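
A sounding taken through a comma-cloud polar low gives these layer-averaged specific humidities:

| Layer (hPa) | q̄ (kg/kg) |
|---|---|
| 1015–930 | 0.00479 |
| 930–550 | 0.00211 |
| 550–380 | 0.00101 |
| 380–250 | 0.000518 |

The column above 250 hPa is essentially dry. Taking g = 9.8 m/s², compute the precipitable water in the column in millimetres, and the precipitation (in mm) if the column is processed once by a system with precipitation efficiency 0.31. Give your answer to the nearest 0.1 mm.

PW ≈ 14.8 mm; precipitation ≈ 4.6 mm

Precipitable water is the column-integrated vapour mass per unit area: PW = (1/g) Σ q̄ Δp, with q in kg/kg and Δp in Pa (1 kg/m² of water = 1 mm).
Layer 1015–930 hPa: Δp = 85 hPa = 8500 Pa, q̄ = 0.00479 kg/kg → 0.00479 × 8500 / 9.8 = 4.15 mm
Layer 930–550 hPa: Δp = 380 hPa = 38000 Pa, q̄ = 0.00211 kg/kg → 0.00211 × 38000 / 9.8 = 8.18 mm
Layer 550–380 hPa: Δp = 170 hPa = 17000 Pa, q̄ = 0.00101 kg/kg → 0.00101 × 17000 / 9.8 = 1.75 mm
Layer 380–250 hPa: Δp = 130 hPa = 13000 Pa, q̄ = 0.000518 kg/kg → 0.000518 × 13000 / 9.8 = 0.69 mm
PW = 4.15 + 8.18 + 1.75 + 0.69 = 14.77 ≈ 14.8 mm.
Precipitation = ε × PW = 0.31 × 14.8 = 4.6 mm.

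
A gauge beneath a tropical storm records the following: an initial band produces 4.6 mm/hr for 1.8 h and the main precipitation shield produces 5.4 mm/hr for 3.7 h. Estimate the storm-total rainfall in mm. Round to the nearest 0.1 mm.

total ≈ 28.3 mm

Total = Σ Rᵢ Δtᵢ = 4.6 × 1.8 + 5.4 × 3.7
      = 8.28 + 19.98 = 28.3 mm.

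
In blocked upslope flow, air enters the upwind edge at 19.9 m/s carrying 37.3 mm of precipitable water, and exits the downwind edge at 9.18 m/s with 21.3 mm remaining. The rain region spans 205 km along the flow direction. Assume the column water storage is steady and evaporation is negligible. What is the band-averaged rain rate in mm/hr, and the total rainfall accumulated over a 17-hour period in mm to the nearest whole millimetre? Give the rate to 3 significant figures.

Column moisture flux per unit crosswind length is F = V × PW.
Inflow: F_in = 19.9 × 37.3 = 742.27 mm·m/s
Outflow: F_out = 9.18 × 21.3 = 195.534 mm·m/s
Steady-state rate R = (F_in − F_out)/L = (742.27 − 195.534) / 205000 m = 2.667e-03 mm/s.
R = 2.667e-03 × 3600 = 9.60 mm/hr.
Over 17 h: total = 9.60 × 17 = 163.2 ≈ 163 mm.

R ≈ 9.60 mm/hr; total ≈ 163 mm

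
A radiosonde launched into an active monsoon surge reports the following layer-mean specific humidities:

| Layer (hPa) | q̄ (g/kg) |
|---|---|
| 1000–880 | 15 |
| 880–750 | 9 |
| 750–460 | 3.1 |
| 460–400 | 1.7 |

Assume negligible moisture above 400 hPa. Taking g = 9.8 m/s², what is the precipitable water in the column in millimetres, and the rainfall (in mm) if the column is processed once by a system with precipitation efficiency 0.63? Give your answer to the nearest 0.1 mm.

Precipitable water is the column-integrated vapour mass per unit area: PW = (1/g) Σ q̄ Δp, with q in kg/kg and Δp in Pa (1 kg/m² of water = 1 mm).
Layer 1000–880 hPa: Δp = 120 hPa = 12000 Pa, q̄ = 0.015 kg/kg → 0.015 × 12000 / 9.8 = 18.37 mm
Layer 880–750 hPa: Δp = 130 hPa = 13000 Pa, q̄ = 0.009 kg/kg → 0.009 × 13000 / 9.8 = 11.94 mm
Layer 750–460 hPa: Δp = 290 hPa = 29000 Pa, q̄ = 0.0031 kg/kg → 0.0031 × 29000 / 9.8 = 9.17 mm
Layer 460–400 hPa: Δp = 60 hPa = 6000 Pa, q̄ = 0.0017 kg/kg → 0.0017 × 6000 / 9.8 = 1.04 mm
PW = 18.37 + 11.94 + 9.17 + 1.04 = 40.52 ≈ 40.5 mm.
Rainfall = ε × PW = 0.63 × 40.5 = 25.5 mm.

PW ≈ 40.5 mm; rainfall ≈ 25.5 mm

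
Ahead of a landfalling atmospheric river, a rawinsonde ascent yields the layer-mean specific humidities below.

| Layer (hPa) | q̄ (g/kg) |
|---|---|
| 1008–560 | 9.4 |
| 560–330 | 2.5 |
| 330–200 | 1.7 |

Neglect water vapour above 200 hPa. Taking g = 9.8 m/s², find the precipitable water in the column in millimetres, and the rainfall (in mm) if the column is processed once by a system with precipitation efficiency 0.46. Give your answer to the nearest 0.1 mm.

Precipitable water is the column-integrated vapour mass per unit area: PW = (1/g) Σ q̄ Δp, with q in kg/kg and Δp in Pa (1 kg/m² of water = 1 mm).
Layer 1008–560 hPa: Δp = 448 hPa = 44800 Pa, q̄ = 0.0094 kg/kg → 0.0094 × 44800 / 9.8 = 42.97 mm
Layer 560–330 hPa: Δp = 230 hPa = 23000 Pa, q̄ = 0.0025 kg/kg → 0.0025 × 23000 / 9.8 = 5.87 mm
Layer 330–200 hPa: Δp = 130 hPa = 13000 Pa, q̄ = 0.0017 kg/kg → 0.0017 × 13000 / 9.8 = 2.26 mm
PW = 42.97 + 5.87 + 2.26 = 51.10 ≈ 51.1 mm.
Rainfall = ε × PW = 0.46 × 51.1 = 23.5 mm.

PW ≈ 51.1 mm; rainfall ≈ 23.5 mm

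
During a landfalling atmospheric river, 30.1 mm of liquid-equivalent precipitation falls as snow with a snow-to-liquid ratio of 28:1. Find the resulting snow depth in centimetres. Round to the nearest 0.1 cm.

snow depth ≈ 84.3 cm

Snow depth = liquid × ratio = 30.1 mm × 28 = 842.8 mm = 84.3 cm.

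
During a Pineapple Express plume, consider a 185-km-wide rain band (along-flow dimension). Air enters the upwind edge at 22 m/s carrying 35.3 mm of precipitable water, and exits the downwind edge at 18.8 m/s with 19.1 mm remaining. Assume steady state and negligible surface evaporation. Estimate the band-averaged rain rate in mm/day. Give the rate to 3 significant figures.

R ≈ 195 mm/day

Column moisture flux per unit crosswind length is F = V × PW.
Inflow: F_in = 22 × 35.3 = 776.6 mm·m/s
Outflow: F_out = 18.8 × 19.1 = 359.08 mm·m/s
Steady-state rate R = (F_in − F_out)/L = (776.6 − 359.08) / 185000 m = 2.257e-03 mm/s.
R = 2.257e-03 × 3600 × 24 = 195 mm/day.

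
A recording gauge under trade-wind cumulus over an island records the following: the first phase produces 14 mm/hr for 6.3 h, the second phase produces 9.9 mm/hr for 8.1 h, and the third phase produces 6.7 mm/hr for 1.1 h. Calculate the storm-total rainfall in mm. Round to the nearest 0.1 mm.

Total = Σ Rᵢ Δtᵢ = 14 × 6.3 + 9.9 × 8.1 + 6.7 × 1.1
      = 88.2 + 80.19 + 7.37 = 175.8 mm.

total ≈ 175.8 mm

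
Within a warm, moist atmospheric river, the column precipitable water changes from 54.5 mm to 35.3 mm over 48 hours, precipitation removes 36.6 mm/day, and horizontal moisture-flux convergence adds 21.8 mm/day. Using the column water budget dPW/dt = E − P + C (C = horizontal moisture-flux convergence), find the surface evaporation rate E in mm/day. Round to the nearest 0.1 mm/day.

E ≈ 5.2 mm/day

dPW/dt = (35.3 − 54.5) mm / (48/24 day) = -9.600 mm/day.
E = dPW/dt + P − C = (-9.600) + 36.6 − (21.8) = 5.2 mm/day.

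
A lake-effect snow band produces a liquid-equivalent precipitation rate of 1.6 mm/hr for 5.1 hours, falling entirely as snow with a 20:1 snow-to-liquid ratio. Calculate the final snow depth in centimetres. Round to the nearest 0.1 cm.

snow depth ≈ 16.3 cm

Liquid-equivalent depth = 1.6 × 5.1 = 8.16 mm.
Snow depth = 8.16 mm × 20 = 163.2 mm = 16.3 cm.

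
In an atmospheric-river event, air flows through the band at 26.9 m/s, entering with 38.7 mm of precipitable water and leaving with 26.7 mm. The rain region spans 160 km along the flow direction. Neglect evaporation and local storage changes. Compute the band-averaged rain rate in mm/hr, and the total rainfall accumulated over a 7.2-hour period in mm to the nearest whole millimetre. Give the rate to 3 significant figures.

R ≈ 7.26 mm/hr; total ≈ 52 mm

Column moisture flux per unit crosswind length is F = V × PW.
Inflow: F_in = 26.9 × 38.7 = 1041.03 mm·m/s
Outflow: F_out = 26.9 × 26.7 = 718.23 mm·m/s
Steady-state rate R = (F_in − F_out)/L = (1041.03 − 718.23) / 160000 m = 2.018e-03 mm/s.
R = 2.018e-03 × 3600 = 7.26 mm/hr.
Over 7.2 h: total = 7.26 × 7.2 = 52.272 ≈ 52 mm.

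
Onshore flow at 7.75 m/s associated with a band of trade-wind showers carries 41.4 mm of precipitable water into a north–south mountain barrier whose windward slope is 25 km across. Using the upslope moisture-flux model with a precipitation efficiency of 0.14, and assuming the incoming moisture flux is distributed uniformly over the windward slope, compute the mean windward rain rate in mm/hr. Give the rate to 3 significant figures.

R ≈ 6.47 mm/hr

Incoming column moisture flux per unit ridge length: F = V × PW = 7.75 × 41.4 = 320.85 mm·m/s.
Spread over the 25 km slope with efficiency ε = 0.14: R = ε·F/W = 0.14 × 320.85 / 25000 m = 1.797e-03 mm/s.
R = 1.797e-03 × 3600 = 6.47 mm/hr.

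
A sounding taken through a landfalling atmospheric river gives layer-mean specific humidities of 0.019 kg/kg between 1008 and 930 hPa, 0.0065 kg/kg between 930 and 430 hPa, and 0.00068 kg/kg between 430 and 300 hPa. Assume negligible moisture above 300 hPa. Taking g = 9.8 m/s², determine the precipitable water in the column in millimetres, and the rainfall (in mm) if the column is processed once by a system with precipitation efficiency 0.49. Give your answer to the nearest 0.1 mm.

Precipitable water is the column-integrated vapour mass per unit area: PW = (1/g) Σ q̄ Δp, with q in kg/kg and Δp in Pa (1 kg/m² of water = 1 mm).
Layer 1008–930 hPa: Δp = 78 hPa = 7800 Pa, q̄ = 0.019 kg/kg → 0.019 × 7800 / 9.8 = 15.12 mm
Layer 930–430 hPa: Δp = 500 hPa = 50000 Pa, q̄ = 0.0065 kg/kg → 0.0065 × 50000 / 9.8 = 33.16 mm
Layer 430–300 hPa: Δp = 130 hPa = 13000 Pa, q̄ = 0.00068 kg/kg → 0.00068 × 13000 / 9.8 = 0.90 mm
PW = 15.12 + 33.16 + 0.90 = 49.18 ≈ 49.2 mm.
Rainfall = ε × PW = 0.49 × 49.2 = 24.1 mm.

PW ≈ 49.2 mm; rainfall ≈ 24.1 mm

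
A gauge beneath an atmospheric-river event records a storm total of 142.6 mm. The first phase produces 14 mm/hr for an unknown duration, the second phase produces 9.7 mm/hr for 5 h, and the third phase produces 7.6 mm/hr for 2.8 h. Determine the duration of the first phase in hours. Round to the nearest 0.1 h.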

- What to produce -
Set down exactly what runs from the line with "A sounding taken through a landfalling" to the last line of the data above, including both of those lines and no others.

- Response for this exercise -
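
A sounding taken through a landfalling atmospheric river gives layer-mean specific humidities of 0.019 kg/kg between 1008 and 930 hPa, 0.0065 kg/kg between 930 and 430 hPa, and 0.00068 kg/kg between 430 and 300 hPa. Assume negligible moisture above 300 hPa. Taking g = 9.8 m/s², determine the precipitable water in the column in millimetres, and the rainfall (in mm) if the column is processed once by a system with precipitation efficiency 0.49. Give your answer to the nearest 0.1 mm.

Precipitable water is the column-integrated vapour mass per unit area: PW = (1/g) Σ q̄ Δp, with q in kg/kg and Δp in Pa (1 kg/m² of water = 1 mm).
Layer 1008–930 hPa: Δp = 78 hPa = 7800 Pa, q̄ = 0.019 kg/kg → 0.019 × 7800 / 9.8 = 15.12 mm
Layer 930–430 hPa: Δp = 500 hPa = 50000 Pa, q̄ = 0.0065 kg/kg → 0.0065 × 50000 / 9.8 = 33.16 mm
Layer 430–300 hPa: Δp = 130 hPa = 13000 Pa, q̄ = 0.00068 kg/kg → 0.00068 × 13000 / 9.8 = 0.90 mm
PW = 15.12 + 33.16 + 0.90 = 49.18 ≈ 49.2 mm.
Rainfall = ε × PW = 0.49 × 49.2 = 24.1 mm.

PW ≈ 49.2 mm; rainfall ≈ 24.1 mm

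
A gauge beneath an atmospheric-river event records a storm total of 142.6 mm. The first phase produces 14 mm/hr for an unknown duration, the second phase produces 9.7 mm/hr for 5 h, and the third phase produces 7.6 mm/hr for 2.8 h. Determine the duration of the first phase in hours. Round to the nearest 0.1 h.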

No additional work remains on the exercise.